Stored data entries:
• • • •

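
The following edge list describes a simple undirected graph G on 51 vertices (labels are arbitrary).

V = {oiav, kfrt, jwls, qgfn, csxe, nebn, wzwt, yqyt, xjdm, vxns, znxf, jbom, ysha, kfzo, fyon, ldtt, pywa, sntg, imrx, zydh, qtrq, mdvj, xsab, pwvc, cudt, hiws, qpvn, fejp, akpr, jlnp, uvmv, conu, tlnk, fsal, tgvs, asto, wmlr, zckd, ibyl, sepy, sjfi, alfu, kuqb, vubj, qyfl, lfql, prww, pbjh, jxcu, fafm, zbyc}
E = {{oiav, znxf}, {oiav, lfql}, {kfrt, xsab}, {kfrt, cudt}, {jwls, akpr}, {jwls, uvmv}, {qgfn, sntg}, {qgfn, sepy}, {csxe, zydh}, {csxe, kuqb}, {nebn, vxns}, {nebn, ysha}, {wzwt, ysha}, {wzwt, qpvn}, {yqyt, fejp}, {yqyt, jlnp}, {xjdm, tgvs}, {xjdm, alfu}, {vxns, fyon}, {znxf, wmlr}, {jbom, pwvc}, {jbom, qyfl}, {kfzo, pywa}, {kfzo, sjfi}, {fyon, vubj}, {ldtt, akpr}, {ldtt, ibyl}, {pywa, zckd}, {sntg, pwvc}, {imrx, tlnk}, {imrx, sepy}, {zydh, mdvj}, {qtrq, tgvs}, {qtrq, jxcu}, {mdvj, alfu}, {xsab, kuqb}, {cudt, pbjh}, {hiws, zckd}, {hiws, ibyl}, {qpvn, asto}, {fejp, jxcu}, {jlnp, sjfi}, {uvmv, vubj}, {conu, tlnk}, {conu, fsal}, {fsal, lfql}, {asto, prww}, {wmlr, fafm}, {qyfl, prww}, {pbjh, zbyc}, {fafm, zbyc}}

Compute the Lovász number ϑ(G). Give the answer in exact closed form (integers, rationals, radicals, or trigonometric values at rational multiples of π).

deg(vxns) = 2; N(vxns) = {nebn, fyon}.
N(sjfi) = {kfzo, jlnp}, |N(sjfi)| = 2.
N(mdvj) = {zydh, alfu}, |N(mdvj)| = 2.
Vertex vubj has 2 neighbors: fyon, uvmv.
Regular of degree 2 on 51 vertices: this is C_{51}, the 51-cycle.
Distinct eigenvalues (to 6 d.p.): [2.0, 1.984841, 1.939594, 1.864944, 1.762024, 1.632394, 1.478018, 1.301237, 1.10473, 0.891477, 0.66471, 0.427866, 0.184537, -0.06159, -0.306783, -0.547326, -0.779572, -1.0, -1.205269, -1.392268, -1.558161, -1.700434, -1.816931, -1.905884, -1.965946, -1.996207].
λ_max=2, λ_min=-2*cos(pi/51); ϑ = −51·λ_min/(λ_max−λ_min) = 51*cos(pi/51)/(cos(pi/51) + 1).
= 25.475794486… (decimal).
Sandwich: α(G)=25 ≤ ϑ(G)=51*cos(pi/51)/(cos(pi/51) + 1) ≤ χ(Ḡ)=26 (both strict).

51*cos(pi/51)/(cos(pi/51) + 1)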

• • • •

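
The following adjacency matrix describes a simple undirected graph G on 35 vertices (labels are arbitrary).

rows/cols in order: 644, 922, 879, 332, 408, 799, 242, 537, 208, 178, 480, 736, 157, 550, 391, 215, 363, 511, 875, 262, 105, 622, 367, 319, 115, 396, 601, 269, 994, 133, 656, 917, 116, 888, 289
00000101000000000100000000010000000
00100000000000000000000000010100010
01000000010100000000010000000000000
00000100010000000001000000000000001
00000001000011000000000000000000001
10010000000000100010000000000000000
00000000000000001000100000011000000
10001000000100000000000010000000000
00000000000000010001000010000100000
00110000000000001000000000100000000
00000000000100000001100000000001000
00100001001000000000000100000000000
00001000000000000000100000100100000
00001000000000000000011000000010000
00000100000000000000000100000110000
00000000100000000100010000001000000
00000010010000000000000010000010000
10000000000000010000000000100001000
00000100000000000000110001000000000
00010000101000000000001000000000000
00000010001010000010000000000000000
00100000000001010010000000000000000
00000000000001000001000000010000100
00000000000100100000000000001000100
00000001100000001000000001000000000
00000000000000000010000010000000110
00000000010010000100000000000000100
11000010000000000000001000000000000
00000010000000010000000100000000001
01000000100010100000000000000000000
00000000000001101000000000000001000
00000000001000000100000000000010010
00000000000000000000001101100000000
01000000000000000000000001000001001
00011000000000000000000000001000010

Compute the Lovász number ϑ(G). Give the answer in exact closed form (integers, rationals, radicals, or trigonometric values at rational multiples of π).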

• • • •

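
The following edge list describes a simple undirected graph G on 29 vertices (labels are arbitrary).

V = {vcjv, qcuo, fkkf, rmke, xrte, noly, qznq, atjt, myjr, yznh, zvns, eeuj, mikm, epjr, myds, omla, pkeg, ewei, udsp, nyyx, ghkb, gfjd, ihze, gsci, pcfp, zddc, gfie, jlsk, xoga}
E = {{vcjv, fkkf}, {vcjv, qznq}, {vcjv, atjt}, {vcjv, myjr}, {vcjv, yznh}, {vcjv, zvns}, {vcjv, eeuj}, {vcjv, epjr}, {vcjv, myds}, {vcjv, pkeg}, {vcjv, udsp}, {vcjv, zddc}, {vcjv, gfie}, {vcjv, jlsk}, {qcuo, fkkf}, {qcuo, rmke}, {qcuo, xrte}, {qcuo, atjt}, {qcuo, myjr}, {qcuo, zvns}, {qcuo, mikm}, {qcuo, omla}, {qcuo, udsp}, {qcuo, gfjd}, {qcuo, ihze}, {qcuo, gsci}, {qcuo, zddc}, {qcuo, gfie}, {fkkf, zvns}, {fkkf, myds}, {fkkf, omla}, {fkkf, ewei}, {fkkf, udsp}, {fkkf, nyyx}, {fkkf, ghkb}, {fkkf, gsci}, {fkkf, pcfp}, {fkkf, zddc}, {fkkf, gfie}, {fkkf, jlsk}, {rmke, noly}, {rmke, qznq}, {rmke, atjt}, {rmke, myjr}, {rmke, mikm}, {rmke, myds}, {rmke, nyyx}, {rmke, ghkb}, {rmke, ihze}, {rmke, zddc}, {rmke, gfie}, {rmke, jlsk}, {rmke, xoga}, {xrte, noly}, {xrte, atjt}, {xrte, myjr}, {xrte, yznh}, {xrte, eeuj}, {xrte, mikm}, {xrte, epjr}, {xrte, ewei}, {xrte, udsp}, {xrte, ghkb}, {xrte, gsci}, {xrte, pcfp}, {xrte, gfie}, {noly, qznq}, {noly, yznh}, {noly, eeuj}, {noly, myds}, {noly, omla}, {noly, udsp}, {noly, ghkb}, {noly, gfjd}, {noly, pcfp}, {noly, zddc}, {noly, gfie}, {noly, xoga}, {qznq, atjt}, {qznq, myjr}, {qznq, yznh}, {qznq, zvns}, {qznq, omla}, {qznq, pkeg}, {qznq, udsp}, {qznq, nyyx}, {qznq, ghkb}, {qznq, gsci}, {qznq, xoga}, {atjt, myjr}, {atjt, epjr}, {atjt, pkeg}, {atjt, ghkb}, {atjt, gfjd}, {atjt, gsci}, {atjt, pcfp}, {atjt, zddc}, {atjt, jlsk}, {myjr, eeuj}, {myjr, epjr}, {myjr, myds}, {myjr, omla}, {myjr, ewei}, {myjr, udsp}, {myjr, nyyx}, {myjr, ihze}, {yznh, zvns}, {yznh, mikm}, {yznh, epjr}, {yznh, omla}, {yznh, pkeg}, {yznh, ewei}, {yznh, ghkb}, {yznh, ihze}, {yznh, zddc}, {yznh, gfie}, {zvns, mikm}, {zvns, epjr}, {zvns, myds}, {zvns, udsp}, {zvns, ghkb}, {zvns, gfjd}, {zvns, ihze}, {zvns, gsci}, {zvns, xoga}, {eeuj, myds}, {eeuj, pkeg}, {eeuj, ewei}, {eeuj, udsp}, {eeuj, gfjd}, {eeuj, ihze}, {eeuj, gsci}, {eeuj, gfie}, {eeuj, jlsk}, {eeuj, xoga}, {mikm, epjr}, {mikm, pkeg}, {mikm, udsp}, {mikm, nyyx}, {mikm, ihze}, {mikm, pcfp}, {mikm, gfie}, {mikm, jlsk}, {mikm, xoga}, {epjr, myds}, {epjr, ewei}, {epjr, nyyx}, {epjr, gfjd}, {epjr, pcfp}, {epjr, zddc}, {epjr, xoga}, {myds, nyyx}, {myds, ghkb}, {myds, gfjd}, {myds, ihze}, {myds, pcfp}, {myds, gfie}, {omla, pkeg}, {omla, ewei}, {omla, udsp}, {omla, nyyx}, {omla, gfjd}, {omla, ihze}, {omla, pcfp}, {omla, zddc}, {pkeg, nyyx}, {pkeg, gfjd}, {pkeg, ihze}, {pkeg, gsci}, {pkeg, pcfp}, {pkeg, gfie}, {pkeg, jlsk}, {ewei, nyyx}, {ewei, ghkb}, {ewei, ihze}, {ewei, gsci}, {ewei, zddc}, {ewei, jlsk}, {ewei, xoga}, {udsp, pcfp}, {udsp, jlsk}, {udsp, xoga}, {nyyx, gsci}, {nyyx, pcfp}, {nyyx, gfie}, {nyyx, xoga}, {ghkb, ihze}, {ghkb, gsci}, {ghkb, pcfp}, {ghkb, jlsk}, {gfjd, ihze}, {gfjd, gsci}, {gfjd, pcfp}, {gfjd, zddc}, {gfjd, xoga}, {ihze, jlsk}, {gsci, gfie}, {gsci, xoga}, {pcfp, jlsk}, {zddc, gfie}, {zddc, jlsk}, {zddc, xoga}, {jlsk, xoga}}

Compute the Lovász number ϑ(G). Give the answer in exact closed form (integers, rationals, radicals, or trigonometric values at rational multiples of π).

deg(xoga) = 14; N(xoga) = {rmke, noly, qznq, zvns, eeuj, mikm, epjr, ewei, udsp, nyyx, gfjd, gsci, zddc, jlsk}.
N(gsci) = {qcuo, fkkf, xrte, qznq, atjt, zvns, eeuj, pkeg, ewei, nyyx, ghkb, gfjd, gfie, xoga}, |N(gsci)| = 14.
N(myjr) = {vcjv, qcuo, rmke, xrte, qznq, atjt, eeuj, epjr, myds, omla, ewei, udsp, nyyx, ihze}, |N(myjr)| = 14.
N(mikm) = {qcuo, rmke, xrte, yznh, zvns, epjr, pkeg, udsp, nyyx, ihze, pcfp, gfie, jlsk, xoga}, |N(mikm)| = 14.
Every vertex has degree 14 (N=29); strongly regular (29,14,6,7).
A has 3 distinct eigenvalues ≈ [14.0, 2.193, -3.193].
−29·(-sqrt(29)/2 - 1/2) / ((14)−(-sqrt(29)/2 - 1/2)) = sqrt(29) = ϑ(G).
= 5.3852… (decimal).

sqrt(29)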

• • • •

Exercise directions: Lines containing the word "undirected" must be found in the data above and copied.

Finished task:
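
The following edge list describes a simple undirected graph G on 51 vertices (labels are arbitrary).
The following adjacency matrix describes a simple undirected graph G on 35 vertices (labels are arbitrary).
The following edge list describes a simple undirected graph G on 29 vertices (labels are arbitrary).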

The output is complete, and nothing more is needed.